• THE TASK:
Return verbatim every line from the first line of the data below to the line that contains "D. Apocope: A", inclusive, and no further.

═════ DATA FOR THIS TASK

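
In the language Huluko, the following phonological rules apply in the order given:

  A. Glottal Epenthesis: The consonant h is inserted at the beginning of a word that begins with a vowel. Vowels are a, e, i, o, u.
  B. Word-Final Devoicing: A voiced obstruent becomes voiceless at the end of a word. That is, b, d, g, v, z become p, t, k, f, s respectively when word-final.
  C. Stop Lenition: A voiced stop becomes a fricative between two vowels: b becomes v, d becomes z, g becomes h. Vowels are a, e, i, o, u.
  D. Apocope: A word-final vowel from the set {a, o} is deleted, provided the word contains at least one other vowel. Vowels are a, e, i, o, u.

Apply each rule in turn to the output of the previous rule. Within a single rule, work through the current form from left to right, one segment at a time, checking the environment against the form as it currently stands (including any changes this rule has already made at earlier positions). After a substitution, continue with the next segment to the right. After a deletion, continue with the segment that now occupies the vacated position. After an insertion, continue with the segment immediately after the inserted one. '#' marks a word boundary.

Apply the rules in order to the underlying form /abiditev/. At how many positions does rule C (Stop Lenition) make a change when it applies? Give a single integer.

A Glottal Epenthesis: [abiditev] → [habiditev]
B Word-Final Devoicing: [habiditev] → [habiditef]
C Stop Lenition: [habiditef] → [havizitef]
D Apocope: no change — [havizitef]
Rule C changed 2 position(s).

2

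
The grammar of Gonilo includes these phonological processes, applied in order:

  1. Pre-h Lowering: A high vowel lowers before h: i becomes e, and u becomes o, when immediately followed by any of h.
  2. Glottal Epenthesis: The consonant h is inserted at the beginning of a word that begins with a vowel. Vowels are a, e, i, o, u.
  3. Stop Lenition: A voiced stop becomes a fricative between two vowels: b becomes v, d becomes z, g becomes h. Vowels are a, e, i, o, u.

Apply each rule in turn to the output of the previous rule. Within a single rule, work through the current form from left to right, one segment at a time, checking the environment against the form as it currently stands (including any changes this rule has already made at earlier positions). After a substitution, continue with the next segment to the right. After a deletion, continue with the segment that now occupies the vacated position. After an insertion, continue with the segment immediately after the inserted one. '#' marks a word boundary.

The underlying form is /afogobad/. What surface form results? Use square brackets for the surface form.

[hafohovad]

1 Pre-h Lowering: no change — [afogobad]
2 Glottal Epenthesis: [afogobad] → [hafogobad]
3 Stop Lenition: [hafogobad] → [hafohovad]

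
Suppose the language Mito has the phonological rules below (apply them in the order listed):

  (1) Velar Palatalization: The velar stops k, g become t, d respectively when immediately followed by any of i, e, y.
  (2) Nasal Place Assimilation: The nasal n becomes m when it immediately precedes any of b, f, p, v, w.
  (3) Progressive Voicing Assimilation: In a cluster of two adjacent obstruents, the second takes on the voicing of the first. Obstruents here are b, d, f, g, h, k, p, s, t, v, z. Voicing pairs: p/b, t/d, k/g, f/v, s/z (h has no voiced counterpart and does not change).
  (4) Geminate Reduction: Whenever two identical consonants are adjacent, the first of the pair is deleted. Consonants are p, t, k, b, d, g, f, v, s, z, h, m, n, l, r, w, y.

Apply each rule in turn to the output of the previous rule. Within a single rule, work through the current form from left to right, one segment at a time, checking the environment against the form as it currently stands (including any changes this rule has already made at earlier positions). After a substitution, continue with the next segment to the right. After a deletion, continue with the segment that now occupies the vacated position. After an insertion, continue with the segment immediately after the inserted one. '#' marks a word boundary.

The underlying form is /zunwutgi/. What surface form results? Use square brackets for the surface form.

(1) Velar Palatalization: [zunwutgi] → [zunwutdi]
(2) Nasal Place Assimilation: [zunwutdi] → [zumwutdi]
(3) Progressive Voicing Assimilation: [zumwutdi] → [zumwutti]
(4) Geminate Reduction: [zumwutti] → [zumwuti]

[zumwuti]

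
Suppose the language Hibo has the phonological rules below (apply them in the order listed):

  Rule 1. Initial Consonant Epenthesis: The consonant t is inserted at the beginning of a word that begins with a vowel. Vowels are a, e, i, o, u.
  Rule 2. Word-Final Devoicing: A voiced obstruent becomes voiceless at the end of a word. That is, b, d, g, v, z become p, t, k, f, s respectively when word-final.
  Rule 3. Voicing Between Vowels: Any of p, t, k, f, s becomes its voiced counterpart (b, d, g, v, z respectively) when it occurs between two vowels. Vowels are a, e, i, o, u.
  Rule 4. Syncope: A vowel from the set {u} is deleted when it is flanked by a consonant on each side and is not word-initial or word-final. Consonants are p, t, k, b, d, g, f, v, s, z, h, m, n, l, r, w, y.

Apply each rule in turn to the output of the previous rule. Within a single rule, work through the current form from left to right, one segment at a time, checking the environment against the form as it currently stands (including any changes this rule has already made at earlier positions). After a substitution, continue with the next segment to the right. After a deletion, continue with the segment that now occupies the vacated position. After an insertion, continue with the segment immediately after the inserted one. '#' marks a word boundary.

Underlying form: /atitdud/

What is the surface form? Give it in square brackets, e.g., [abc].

[taditdt]

Rule 1 Initial Consonant Epenthesis: [atitdud] → [tatitdud]
Rule 2 Word-Final Devoicing: [tatitdud] → [tatitdut]
Rule 3 Voicing Between Vowels: [tatitdut] → [taditdut]
Rule 4 Syncope: [taditdut] → [taditdt]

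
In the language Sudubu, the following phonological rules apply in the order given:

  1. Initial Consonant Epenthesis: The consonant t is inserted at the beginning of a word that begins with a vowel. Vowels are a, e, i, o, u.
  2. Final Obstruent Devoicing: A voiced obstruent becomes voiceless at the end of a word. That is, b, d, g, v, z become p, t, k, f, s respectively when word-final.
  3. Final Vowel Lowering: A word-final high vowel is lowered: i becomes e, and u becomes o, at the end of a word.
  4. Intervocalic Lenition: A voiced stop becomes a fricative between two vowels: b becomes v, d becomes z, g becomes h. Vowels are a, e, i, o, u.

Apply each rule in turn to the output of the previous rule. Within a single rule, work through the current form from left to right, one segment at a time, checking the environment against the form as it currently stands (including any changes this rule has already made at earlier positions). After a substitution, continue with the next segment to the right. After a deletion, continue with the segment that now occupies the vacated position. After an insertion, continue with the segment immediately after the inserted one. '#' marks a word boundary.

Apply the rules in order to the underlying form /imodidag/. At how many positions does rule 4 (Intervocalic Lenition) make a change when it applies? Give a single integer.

1 Initial Consonant Epenthesis: [imodidag] → [timodidag]
2 Final Obstruent Devoicing: [timodidag] → [timodidak]
3 Final Vowel Lowering: no change — [timodidak]
4 Intervocalic Lenition: [timodidak] → [timozizak]
Rule 4 changed 2 position(s).

2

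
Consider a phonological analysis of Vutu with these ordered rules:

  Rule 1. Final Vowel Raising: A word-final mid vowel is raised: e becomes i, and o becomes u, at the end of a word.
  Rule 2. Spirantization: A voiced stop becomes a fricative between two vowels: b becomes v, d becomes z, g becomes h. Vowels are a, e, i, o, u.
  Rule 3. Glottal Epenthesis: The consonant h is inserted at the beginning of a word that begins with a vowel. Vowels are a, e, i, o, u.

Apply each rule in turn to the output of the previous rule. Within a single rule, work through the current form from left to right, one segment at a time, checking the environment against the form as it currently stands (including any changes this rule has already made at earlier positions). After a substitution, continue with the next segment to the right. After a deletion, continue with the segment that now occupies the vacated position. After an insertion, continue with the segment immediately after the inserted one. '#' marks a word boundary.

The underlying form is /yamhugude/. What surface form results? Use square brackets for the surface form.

[yamhuhuzi]

Rule 1 Final Vowel Raising: [yamhugude] → [yamhugudi]
Rule 2 Spirantization: [yamhugudi] → [yamhuhuzi]
Rule 3 Glottal Epenthesis: no change — [yamhuhuzi]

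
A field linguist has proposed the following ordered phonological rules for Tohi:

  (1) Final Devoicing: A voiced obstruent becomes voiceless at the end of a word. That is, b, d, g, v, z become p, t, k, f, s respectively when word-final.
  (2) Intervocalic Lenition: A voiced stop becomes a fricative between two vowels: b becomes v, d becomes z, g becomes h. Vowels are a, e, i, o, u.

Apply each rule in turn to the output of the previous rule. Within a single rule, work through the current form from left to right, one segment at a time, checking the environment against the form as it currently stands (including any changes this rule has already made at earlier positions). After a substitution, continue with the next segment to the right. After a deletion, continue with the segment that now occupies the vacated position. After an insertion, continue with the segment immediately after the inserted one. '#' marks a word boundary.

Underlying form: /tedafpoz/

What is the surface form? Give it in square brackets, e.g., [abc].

[tezafpos]

(1) Final Devoicing: [tedafpoz] → [tedafpos]
(2) Intervocalic Lenition: [tedafpos] → [tezafpos]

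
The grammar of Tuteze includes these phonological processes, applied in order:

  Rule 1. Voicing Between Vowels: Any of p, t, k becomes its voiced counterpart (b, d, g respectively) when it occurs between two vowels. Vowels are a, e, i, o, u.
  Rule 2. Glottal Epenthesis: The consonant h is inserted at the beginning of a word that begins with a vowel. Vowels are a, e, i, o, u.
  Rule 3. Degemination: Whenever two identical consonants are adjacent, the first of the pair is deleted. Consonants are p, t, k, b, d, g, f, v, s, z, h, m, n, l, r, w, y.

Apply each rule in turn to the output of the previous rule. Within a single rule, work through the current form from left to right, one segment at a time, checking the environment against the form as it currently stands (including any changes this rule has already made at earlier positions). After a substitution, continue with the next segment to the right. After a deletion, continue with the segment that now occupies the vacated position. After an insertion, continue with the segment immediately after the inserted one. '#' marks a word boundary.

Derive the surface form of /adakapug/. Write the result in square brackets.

Rule 1 Voicing Between Vowels: [adakapug] → [adagabug]
Rule 2 Glottal Epenthesis: [adagabug] → [hadagabug]
Rule 3 Degemination: no change — [hadagabug]

[hadagabug]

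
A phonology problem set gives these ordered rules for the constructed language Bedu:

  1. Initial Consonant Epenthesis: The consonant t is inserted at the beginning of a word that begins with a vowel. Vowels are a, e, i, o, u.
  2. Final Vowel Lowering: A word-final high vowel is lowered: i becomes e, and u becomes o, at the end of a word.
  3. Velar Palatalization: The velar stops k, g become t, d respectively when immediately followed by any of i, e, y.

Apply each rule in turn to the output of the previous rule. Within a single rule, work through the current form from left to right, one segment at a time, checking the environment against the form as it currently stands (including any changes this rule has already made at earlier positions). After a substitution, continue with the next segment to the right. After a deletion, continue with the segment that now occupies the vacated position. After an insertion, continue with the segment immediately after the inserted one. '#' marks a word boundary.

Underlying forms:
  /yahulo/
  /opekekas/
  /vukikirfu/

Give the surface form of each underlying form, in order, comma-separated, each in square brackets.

[yahulo], [topetekas], [vutitirfo]

/yahulo/:
  1 Initial Consonant Epenthesis: no change — [yahulo]
  2 Final Vowel Lowering: no change — [yahulo]
  3 Velar Palatalization: no change — [yahulo]
/opekekas/:
  1 Initial Consonant Epenthesis: [opekekas] → [topekekas]
  2 Final Vowel Lowering: no change — [topekekas]
  3 Velar Palatalization: [topekekas] → [topetekas]
/vukikirfu/:
  1 Initial Consonant Epenthesis: no change — [vukikirfu]
  2 Final Vowel Lowering: [vukikirfu] → [vukikirfo]
  3 Velar Palatalization: [vukikirfo] → [vutitirfo]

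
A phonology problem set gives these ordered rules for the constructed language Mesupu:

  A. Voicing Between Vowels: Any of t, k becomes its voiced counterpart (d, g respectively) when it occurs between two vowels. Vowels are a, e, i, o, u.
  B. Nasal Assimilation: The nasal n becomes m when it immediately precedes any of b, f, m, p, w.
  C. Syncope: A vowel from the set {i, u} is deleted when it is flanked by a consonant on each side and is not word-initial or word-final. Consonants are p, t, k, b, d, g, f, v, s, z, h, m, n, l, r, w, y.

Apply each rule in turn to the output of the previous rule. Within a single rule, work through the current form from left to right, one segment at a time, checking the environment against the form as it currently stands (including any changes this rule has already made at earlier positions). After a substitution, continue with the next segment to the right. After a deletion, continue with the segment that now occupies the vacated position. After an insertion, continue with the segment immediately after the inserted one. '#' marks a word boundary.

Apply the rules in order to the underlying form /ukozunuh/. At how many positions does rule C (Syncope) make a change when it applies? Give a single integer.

2

A Voicing Between Vowels: [ukozunuh] → [ugozunuh]
B Nasal Assimilation: no change — [ugozunuh]
C Syncope: [ugozunuh] → [ugoznh]
Rule C changed 2 position(s).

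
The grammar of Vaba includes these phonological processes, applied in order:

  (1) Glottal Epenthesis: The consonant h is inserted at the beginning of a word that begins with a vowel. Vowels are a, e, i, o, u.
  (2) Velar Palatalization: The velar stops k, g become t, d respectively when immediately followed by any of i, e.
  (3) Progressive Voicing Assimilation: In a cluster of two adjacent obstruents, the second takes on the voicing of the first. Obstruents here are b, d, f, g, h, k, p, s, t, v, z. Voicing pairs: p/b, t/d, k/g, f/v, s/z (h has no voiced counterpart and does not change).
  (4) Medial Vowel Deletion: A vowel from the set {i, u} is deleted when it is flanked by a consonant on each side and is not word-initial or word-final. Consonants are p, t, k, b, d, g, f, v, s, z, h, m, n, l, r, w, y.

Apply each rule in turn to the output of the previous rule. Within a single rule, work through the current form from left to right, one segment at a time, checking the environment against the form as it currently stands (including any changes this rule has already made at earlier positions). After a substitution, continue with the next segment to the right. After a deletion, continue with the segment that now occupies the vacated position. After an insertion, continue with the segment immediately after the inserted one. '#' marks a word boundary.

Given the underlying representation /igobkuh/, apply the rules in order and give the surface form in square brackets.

[hgobgh]

(1) Glottal Epenthesis: [igobkuh] → [higobkuh]
(2) Velar Palatalization: no change — [higobkuh]
(3) Progressive Voicing Assimilation: [higobkuh] → [higobguh]
(4) Medial Vowel Deletion: [higobguh] → [hgobgh]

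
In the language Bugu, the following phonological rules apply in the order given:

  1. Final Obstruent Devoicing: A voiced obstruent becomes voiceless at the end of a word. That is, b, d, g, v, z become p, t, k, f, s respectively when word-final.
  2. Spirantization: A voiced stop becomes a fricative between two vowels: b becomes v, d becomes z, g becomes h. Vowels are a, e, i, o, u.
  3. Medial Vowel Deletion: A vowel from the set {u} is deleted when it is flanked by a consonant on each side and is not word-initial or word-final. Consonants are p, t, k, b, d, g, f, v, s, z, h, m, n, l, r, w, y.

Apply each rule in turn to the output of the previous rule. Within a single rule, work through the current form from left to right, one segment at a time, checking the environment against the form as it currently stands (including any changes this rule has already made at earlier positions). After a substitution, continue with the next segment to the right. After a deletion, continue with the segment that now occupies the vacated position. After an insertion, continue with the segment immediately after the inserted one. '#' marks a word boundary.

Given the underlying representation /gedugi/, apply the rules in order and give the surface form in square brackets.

1 Final Obstruent Devoicing: no change — [gedugi]
2 Spirantization: [gedugi] → [gezuhi]
3 Medial Vowel Deletion: [gezuhi] → [gezhi]

[gezhi]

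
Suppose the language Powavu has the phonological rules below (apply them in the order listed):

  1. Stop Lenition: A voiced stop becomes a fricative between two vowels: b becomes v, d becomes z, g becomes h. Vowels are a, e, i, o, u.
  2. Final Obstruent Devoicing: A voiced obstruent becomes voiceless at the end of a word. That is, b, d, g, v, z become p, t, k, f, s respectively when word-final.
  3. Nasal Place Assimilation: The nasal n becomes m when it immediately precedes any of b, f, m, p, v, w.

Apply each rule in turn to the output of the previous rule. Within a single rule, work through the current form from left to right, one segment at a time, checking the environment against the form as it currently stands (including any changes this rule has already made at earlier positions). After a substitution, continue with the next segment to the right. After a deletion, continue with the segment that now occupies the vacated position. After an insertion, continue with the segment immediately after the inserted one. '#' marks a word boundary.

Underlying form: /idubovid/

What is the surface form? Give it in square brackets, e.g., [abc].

[izuvovit]

1 Stop Lenition: [idubovid] → [izuvovid]
2 Final Obstruent Devoicing: [izuvovid] → [izuvovit]
3 Nasal Place Assimilation: no change — [izuvovit]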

══════════

• SOLUTION TO THE PROBLEM:
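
In the language Huluko, the following phonological rules apply in the order given:

  A. Glottal Epenthesis: The consonant h is inserted at the beginning of a word that begins with a vowel. Vowels are a, e, i, o, u.
  B. Word-Final Devoicing: A voiced obstruent becomes voiceless at the end of a word. That is, b, d, g, v, z become p, t, k, f, s respectively when word-final.
  C. Stop Lenition: A voiced stop becomes a fricative between two vowels: b becomes v, d becomes z, g becomes h. Vowels are a, e, i, o, u.
  D. Apocope: A word-final vowel from the set {a, o} is deleted, provided the word contains at least one other vowel. Vowels are a, e, i, o, u.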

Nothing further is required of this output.